* **What to produce**: Transcribe the records exactly from the line with "S -> C | a A | a d C | b | b B" to the end, both included.

* **Record extracts**:
======

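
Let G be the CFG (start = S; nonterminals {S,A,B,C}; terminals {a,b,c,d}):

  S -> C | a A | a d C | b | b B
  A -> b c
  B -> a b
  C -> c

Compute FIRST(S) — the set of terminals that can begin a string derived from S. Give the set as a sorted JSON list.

FIRST iteration:
round 1:
  A via A→b c: +{b}
  B via B→a b: +{a}
  C via C→c: +{c}
  S via S→C: +{c}
  S via S→a A: +{a}
  S via S→b: +{b}
  FIRST(S)={a,b,c}  FIRST(A)={b}  FIRST(B)={a}  FIRST(C)={c}
round 2: (stable)
  FIRST(S)={a,b,c}  FIRST(A)={b}  FIRST(B)={a}  FIRST(C)={c}

FIRST(S) = ["a", "b", "c"]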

======

* **Exercise result**:
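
  S -> C | a A | a d C | b | b B
  A -> b c
  B -> a b
  C -> c

Compute FIRST(S) — the set of terminals that can begin a string derived from S. Give the set as a sorted JSON list.

FIRST iteration:
round 1:
  A via A→b c: +{b}
  B via B→a b: +{a}
  C via C→c: +{c}
  S via S→C: +{c}
  S via S→a A: +{a}
  S via S→b: +{b}
  FIRST(S)={a,b,c}  FIRST(A)={b}  FIRST(B)={a}  FIRST(C)={c}
round 2: (stable)
  FIRST(S)={a,b,c}  FIRST(A)={b}  FIRST(B)={a}  FIRST(C)={c}

FIRST(S) = ["a", "b", "c"]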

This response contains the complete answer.